REQUIREMENT: Whenever a line in the entries below contains "data", copy that line.

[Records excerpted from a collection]
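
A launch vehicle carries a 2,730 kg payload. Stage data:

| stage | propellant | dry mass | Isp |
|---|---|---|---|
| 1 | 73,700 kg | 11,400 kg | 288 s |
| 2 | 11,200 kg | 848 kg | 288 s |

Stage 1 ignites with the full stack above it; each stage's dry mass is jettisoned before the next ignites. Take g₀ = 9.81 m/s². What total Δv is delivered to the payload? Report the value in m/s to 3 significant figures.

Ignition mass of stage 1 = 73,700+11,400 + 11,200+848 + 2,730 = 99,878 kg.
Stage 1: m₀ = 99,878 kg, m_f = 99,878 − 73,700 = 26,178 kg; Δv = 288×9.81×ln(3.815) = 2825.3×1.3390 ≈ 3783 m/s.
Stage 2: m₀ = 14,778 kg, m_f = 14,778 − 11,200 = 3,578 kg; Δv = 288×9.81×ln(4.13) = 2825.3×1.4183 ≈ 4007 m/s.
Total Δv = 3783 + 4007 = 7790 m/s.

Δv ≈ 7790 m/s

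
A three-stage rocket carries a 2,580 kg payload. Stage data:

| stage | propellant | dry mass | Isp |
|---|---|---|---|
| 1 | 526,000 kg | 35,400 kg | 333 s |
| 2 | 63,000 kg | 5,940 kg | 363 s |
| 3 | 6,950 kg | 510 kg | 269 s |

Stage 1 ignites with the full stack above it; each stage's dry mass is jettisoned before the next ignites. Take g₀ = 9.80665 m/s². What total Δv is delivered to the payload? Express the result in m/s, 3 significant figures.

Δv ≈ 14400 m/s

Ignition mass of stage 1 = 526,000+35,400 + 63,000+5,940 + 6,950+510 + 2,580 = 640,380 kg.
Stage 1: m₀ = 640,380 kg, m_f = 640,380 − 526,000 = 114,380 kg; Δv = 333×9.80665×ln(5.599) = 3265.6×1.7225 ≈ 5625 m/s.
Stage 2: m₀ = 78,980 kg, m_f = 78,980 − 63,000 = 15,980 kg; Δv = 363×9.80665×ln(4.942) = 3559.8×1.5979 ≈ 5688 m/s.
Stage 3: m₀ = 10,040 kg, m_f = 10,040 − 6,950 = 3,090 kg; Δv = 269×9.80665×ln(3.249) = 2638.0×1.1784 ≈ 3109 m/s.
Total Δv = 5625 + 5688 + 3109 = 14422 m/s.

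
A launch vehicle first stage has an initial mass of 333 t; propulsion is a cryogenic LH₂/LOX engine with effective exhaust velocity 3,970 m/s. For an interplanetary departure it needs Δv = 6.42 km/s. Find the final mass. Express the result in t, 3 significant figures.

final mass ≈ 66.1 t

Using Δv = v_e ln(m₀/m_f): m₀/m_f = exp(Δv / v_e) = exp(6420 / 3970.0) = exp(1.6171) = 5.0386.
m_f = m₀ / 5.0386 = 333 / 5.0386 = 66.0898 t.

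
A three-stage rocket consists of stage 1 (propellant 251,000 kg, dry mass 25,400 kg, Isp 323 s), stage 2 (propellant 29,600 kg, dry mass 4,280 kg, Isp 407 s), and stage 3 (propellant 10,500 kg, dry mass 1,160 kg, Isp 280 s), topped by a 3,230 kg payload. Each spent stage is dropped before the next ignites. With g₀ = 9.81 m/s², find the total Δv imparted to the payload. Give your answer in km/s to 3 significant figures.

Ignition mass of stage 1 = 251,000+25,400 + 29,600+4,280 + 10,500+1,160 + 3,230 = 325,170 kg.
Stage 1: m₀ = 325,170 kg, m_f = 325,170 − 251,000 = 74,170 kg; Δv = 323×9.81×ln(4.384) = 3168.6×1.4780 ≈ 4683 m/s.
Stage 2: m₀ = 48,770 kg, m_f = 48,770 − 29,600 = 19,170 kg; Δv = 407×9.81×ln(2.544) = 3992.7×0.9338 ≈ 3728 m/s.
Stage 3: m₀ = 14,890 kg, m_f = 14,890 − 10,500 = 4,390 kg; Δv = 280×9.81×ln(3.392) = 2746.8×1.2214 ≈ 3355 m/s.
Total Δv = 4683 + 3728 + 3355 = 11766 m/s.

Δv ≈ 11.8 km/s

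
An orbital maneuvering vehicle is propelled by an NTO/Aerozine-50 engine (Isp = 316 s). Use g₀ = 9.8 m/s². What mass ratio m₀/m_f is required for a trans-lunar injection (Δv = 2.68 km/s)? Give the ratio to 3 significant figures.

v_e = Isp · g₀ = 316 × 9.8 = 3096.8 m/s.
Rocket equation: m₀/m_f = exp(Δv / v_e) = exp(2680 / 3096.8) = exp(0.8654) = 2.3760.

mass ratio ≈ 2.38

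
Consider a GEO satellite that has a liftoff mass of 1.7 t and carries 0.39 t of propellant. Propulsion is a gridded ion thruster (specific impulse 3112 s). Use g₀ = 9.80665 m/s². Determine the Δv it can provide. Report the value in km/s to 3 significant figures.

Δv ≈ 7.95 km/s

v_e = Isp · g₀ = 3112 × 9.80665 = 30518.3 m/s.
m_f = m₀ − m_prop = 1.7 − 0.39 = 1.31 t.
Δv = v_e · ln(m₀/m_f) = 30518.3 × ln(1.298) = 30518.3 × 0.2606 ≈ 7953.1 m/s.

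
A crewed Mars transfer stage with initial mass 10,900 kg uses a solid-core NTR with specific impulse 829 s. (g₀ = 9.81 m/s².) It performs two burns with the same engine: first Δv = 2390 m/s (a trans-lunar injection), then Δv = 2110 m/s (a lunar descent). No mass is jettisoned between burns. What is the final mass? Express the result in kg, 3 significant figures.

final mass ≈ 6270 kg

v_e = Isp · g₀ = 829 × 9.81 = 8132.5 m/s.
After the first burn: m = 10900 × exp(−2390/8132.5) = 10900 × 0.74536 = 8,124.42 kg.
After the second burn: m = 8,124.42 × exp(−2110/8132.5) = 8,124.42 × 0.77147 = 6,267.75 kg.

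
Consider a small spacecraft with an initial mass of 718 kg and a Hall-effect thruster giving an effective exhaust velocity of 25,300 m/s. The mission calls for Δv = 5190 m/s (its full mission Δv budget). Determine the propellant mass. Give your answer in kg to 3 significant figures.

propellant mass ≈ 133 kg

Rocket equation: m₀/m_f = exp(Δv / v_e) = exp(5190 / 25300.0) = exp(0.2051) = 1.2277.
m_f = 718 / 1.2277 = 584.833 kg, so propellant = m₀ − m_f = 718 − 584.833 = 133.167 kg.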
...
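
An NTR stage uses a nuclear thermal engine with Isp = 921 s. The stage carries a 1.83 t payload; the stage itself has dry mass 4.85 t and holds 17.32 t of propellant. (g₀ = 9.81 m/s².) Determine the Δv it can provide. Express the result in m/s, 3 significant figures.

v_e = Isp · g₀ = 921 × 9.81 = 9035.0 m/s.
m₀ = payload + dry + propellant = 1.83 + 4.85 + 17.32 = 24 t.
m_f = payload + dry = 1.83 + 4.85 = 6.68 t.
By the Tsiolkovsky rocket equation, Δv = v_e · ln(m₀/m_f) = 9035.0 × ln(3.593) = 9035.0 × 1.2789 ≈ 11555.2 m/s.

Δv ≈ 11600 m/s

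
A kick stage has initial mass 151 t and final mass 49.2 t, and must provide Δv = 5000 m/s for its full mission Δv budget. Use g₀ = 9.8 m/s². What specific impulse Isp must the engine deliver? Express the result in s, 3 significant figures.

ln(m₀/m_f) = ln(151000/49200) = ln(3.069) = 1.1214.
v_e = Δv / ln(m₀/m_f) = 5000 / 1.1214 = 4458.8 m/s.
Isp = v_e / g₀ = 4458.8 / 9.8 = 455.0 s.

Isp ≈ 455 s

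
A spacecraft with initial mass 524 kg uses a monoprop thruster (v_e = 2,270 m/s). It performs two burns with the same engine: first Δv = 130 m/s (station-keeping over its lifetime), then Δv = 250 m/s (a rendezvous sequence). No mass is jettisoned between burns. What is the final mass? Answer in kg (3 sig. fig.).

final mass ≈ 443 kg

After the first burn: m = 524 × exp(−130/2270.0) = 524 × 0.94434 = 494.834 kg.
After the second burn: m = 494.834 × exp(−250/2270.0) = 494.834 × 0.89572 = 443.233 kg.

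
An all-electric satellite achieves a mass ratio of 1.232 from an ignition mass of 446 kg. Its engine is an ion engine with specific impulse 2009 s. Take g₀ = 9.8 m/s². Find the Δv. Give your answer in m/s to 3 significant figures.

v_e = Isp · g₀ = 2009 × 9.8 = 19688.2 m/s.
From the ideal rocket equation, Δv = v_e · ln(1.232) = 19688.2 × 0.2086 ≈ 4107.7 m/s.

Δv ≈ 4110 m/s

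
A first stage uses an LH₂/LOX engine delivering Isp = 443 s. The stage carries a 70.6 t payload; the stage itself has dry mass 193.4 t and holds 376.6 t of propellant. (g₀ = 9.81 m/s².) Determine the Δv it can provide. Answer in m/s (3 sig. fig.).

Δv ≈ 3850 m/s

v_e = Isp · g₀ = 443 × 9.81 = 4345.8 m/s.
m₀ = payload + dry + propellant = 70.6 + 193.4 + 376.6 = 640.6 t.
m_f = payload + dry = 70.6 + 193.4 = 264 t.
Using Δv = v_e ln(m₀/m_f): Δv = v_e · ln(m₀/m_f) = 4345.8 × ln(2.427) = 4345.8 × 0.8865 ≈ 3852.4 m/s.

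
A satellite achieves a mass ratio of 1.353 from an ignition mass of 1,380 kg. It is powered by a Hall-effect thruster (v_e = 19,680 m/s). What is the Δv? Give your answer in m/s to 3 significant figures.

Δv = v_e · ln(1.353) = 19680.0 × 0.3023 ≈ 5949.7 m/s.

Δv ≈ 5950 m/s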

EXERCISE ANSWER:
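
A launch vehicle carries a 2,730 kg payload. Stage data:
A three-stage rocket carries a 2,580 kg payload. Stage data: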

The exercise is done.